BEGIN
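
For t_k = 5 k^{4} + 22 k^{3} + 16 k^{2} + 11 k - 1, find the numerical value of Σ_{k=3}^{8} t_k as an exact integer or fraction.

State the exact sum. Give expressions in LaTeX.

The ratio is (5*k**4 + 42*k**3 + 112*k**2 + 129*k + 53)/(5*k**4 + 22*k**3 + 16*k**2 + 11*k - 1).
So A=1 and B=1, with C=k**4 + 22*k**3/5 + 16*k**2/5 + 11*k/5 - 1/5.
f must satisfy (1)·f(k+1) − (1)·f(k) = k**4 + 22*k**3/5 + 16*k**2/5 + 11*k/5 - 1/5.
Bound: deg f ≤ 5.
Solve for f: f(k) = k*(k**4 + 3*k**3 - 4*k**2 + 3*k - 4)/5 (degree 5 ≤ 5).
Then R = B(k−1)f/C = k*(k**4 + 3*k**3 - 4*k**2 + 3*k - 4)/(5*k**4 + 22*k**3 + 16*k**2 + 11*k - 1), so s_k = R(k)·t_k = k*(k**4 + 3*k**3 - 4*k**2 + 3*k - 4).
Δs = 5*k**4 + 22*k**3 + 16*k**2 + 11*k - 1, as required.
Evaluate s at k=9 and k=3: 76023 and 393; difference 75630.

Σ = 75630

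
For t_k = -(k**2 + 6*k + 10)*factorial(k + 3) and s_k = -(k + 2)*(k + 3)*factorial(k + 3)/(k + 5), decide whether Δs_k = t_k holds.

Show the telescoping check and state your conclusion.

s_(k+1) = -(k + 3)*(k + 4)*factorial(k + 4)/(k + 6)
s_(k+1) − s_k = -(k + 3)*(k**3 + 12*k**2 + 48*k + 68)*factorial(k + 3)/((k + 5)*(k + 6))
(s_(k+1) − s_k) − t_k = 2*(k**3 + 11*k**2 + 39*k + 48)*factorial(k + 3)/((k + 5)*(k + 6))

Invalid: residual 2*(k**3 + 11*k**2 + 39*k + 48)*factorial(k + 3)/((k + 5)*(k + 6)) ≠ 0.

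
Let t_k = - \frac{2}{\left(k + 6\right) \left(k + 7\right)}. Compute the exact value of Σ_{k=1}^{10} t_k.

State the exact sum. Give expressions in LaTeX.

Ratio r(k) = (k + 6)/(k + 8).
Normal form (A,B,C) = (k + 6, k + 8, 1).
Solve (k + 6)·f(k+1) − (k + 7)·f(k) = 1.
Degrees (1,1,0) ⇒ d ≤ 1.
Solving with deg f ≤ 1: f(k) = k/6.
Then R = B(k−1)f/C = k*(k + 7)/6, so s_k = R(k)·t_k = -k/(3*k + 18).
Check: Δs_k = -2/(k**2 + 13*k + 42). ✓
Evaluate s at k=11 and k=1: -11/51 and -1/21; difference -20/119.

Σ = -20/119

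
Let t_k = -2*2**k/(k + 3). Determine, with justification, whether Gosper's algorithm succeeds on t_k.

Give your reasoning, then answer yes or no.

t_(k+1)/t_k = 2*(k + 3)/(k + 4).
Take A(k)=2*k + 6, B(k)=k + 4, C(k)=1.
Solve (2*k + 6)·f(k+1) − (k + 3)·f(k) = 1.
Degrees (1,1,0) ⇒ d ≤ -1.
deg f ≤ -1 is impossible — no certificate.

No. Not Gosper-summable.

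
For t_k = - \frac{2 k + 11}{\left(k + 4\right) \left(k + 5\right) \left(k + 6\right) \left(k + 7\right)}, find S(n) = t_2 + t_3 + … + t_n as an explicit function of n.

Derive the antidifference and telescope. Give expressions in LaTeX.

S(n) = \frac{- n^{2} - 12 n + 13}{48 \left(n^{2} + 12 n + 35\right)}

r(k) = (k + 4)*(2*k + 13)/((k + 8)*(2*k + 11)) after simplifying.
Gosper form: A/B · C(k+1)/C(k) with A=k + 4, B=k + 8, C=k + 11/2.
Key eq: (k + 4)·f(k+1) = (k + 7)·f(k) + (k + 11/2).
deg f ≤ 3 (via 1,1,1).
Coefficient equations give f(k) = k*(k + 5)*(k + 10)/48.
Then R = B(k−1)f/C = k*(k + 5)*(k + 7)*(k + 10)/(24*(2*k + 11)), so s_k = R(k)·t_k = k*(-k - 10)/(24*(k**2 + 10*k + 24)).
s_(k+1) − s_k = (-2*k - 11)/(k**4 + 22*k**3 + 179*k**2 + 638*k + 840) = t_k.
Telescope: S(n) = s_(n+1) − s_(2) = (-n**2 - 12*n - 11)/(24*(n**2 + 12*n + 35)) − (-1/48) = (-n**2 - 12*n + 13)/(48*(n**2 + 12*n + 35)).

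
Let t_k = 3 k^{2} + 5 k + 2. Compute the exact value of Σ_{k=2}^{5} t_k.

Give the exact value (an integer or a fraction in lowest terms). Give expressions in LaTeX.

Σ = 240

r(k) = (3*k**2 + 11*k + 10)/(3*k**2 + 5*k + 2) after simplifying.
Factor: A=1; B=1; C=k**2 + 5*k/3 + 2/3.
Solve (1)·f(k+1) − (1)·f(k) = k**2 + 5*k/3 + 2/3.
Bound: deg f ≤ 3.
Coefficient equations give f(k) = k**2*(k + 1)/3.
R(k) = B(k−1)·f(k)/C(k) = k**2/(3*k + 2); s_k = R·t_k = k**2*(k + 1).
Check: Δs_k = 3*k**2 + 5*k + 2. ✓
Sum = s_(6) − s_(2); s_(6) = 252, s_(2) = 12 ⇒ 240.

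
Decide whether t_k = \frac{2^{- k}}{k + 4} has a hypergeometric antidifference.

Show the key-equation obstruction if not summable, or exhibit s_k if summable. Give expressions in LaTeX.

r(k) = (k + 4)/(2*(k + 5)) after simplifying.
So A=k/2 + 2 and B=k + 5, with C=1.
Set up (k/2 + 2)·f(k+1) − (k + 4)·f(k) − (1) = 0.
Bound: deg f ≤ -1.
Bound -1 < 0, so the key equation has no polynomial solution.

No; the degree bound rules out any f.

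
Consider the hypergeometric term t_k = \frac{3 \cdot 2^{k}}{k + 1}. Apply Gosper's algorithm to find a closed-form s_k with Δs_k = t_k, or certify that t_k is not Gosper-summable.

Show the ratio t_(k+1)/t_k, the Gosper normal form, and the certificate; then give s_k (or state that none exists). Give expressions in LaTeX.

no hypergeometric antidifference exists

Step 1: r(k) = 2*(k + 1)/(k + 2).
Normal form (A,B,C) = (2*k + 2, k + 2, 1).
Solve (2*k + 2)·f(k+1) − (k + 1)·f(k) = 1.
From deg A=1, deg B=1, deg C=0: d=-1.
Negative degree bound (-1): no f exists, t_k not Gosper-summable.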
END
WHAT NEEDS TO BE DONE:
If a line comes after the one with "For t_k = -(k**2", leave it out; reproduce exactly every line of the material from the first up to and including that one.

ANSWER TO THIS TASK:
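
For t_k = 5 k^{4} + 22 k^{3} + 16 k^{2} + 11 k - 1, find the numerical value of Σ_{k=3}^{8} t_k as an exact integer or fraction.

State the exact sum. Give expressions in LaTeX.

The ratio is (5*k**4 + 42*k**3 + 112*k**2 + 129*k + 53)/(5*k**4 + 22*k**3 + 16*k**2 + 11*k - 1).
So A=1 and B=1, with C=k**4 + 22*k**3/5 + 16*k**2/5 + 11*k/5 - 1/5.
f must satisfy (1)·f(k+1) − (1)·f(k) = k**4 + 22*k**3/5 + 16*k**2/5 + 11*k/5 - 1/5.
Bound: deg f ≤ 5.
Solve for f: f(k) = k*(k**4 + 3*k**3 - 4*k**2 + 3*k - 4)/5 (degree 5 ≤ 5).
Then R = B(k−1)f/C = k*(k**4 + 3*k**3 - 4*k**2 + 3*k - 4)/(5*k**4 + 22*k**3 + 16*k**2 + 11*k - 1), so s_k = R(k)·t_k = k*(k**4 + 3*k**3 - 4*k**2 + 3*k - 4).
Δs = 5*k**4 + 22*k**3 + 16*k**2 + 11*k - 1, as required.
Evaluate s at k=9 and k=3: 76023 and 393; difference 75630.

Σ = 75630

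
For t_k = -(k**2 + 6*k + 10)*factorial(k + 3) and s_k = -(k + 2)*(k + 3)*factorial(k + 3)/(k + 5), decide whether Δs_k = t_k holds.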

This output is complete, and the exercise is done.